● Task material:
┄┄┄┄┄┄
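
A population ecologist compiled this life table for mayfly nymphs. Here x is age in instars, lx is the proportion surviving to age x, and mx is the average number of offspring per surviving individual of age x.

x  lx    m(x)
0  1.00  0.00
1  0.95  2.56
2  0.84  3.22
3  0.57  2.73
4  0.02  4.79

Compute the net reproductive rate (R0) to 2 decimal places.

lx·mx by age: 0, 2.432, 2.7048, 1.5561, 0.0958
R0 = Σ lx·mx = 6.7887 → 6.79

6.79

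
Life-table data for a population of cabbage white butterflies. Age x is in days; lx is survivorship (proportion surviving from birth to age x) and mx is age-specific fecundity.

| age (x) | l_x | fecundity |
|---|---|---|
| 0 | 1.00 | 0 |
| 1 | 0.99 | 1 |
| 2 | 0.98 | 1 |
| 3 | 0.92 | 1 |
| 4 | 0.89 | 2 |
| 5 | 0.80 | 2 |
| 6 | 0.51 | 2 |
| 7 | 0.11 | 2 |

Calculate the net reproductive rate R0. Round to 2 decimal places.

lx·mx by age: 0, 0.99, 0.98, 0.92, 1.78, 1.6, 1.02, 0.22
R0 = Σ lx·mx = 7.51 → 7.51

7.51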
┄┄┄┄┄┄
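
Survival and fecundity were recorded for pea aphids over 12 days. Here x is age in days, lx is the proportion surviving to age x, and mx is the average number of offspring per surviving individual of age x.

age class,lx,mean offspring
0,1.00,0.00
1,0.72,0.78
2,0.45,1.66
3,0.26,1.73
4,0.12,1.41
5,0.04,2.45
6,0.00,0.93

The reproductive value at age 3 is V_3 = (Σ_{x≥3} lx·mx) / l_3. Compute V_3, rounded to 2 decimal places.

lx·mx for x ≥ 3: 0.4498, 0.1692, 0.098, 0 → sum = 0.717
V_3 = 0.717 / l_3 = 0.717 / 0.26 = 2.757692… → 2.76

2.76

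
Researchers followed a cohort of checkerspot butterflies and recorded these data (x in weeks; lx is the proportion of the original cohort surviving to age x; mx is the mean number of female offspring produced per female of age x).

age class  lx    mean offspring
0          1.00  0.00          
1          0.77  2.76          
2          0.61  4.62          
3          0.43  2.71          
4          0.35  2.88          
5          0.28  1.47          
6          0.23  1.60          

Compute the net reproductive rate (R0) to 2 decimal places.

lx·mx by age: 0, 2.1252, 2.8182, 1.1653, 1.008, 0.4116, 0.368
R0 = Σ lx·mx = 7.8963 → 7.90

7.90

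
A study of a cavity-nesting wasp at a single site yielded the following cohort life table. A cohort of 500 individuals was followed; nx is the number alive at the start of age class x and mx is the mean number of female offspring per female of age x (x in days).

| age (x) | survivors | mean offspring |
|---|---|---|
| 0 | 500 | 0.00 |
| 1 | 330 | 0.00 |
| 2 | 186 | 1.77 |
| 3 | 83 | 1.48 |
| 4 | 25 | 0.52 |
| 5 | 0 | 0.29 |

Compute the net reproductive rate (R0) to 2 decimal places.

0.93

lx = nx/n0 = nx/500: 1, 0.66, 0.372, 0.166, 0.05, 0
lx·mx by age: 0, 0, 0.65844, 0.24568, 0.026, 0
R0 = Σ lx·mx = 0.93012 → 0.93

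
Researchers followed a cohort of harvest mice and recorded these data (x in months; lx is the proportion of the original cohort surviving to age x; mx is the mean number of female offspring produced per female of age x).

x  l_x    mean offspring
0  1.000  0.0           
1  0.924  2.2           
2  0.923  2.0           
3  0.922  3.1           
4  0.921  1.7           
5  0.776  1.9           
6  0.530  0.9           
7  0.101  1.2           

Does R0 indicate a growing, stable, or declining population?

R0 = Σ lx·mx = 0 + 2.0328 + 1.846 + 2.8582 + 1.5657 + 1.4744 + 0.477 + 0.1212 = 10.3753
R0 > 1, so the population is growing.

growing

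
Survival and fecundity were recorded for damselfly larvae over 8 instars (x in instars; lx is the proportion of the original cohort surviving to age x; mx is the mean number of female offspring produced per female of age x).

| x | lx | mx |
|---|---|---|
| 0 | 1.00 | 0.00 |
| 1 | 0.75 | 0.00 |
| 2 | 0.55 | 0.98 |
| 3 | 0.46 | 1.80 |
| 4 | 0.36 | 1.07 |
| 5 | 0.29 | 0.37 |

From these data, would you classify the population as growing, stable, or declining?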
┄┄┄┄┄┄
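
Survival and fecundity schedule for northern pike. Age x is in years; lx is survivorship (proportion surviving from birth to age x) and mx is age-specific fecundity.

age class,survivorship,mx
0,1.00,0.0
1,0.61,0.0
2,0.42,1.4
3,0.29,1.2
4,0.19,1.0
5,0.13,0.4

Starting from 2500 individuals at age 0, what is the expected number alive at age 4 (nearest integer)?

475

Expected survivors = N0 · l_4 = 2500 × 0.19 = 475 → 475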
┄┄┄┄┄┄
● Task goal: Search the data for "average". Copy every matching line.

● Exercise result:
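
A population ecologist compiled this life table for mayfly nymphs. Here x is age in instars, lx is the proportion surviving to age x, and mx is the average number of offspring per surviving individual of age x.
Survival and fecundity were recorded for pea aphids over 12 days. Here x is age in days, lx is the proportion surviving to age x, and mx is the average number of offspring per surviving individual of age x.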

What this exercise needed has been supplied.